(Stored data entries)
<<<<
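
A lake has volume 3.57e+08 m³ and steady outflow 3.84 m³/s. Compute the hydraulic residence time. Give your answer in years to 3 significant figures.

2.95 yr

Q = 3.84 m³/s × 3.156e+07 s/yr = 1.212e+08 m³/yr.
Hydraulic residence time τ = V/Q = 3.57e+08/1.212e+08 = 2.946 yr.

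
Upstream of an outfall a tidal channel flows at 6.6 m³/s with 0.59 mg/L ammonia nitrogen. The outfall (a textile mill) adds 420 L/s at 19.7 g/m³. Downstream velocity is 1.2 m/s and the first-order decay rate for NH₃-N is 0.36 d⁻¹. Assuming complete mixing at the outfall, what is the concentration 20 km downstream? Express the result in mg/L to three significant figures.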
>>>>
<<<<
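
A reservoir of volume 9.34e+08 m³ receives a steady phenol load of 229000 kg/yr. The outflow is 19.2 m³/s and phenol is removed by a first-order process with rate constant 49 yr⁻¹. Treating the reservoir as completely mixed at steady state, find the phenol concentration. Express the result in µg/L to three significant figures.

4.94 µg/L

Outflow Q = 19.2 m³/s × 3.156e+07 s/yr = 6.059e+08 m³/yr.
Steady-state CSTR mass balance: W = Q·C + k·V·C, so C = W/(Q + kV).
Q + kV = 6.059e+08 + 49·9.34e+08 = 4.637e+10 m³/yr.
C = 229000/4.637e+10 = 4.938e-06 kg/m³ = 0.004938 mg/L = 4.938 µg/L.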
>>>>
> [Work to complete]: Transcribe the records above from the line holding "A lake has volume" down to the line holding "Upstream of an", inclusive, without adding anything.

> [Task answer]:
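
A lake has volume 3.57e+08 m³ and steady outflow 3.84 m³/s. Compute the hydraulic residence time. Give your answer in years to 3 significant figures.

2.95 yr

Q = 3.84 m³/s × 3.156e+07 s/yr = 1.212e+08 m³/yr.
Hydraulic residence time τ = V/Q = 3.57e+08/1.212e+08 = 2.946 yr.

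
Upstream of an outfall a tidal channel flows at 6.6 m³/s with 0.59 mg/L ammonia nitrogen. The outfall (a textile mill) adds 420 L/s at 19.7 g/m³. Downstream velocity is 1.2 m/s and the first-order decay rate for NH₃-N is 0.36 d⁻¹. Assuming complete mixing at the outfall, what is the concentration 20 km downstream? Express the result in mg/L to three significant figures.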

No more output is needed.